**EXERCISE**
Run through the records and, wherever a line holds the word "answer", return that line.

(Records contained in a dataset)
-- Opening Marker --
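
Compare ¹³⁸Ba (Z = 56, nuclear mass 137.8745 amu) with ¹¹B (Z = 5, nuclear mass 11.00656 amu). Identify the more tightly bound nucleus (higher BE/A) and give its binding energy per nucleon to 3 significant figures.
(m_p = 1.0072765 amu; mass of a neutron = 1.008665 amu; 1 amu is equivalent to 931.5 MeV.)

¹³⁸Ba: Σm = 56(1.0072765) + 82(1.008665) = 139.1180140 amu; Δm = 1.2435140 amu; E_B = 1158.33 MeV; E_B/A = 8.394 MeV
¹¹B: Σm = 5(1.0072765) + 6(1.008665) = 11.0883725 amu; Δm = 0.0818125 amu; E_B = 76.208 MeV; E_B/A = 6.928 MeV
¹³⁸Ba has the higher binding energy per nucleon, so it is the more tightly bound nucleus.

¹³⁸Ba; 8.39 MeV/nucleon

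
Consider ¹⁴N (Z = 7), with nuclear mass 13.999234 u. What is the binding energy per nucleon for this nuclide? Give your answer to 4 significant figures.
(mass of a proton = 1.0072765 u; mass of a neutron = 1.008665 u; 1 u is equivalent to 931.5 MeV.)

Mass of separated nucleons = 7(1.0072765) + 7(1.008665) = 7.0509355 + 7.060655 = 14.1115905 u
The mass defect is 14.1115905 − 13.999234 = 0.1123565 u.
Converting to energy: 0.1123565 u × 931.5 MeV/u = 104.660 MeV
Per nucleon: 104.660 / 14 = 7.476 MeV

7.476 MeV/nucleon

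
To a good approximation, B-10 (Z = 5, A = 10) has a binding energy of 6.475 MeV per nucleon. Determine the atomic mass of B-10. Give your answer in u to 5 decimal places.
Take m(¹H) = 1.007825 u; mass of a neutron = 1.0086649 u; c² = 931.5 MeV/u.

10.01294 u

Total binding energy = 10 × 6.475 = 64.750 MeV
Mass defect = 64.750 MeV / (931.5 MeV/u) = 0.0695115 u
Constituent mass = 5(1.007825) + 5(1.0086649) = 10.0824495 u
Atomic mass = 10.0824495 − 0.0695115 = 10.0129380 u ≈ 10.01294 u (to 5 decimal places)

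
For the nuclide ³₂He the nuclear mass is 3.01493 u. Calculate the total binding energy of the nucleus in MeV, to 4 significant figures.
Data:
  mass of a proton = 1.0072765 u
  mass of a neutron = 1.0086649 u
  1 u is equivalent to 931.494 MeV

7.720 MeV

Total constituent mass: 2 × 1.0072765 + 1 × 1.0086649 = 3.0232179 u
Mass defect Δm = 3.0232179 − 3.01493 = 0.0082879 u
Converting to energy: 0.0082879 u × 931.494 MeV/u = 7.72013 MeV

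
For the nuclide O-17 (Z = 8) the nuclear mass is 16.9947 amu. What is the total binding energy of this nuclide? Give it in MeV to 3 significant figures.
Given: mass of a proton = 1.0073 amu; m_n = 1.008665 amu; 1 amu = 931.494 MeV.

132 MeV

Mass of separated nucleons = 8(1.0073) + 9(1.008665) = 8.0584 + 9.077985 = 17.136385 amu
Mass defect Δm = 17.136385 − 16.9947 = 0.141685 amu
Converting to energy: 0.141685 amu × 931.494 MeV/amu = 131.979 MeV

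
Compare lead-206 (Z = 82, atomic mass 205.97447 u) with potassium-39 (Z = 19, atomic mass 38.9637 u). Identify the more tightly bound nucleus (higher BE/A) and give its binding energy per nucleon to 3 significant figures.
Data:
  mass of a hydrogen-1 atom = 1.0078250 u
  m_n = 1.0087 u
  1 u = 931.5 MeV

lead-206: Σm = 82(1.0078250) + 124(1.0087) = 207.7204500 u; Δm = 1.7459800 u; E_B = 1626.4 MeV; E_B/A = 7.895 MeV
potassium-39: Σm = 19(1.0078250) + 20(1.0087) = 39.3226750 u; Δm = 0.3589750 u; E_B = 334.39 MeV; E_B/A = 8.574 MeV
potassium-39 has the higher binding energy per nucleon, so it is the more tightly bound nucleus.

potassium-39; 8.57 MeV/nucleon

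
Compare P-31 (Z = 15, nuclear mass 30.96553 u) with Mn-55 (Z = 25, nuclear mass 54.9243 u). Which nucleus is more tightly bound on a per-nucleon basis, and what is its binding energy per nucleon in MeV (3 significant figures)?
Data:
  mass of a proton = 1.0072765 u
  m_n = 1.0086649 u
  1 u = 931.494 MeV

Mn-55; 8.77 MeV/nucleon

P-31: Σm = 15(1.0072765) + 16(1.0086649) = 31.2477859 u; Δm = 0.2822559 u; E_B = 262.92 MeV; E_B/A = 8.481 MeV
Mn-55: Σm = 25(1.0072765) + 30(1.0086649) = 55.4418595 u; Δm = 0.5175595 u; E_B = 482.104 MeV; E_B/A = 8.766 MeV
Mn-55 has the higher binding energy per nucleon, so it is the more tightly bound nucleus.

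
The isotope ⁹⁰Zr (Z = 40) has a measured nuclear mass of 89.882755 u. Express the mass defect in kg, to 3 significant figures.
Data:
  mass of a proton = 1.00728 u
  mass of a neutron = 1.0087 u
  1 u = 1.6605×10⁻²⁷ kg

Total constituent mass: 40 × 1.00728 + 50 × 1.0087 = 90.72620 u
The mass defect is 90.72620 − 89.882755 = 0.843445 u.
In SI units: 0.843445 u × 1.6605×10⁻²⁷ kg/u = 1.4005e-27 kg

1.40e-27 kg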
-- Closing Marker --
**SOLVED PROBLEM**
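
Consider ¹⁴N (Z = 7), with nuclear mass 13.999234 u. What is the binding energy per nucleon for this nuclide? Give your answer to 4 significant figures.
To a good approximation, B-10 (Z = 5, A = 10) has a binding energy of 6.475 MeV per nucleon. Determine the atomic mass of B-10. Give your answer in u to 5 decimal places.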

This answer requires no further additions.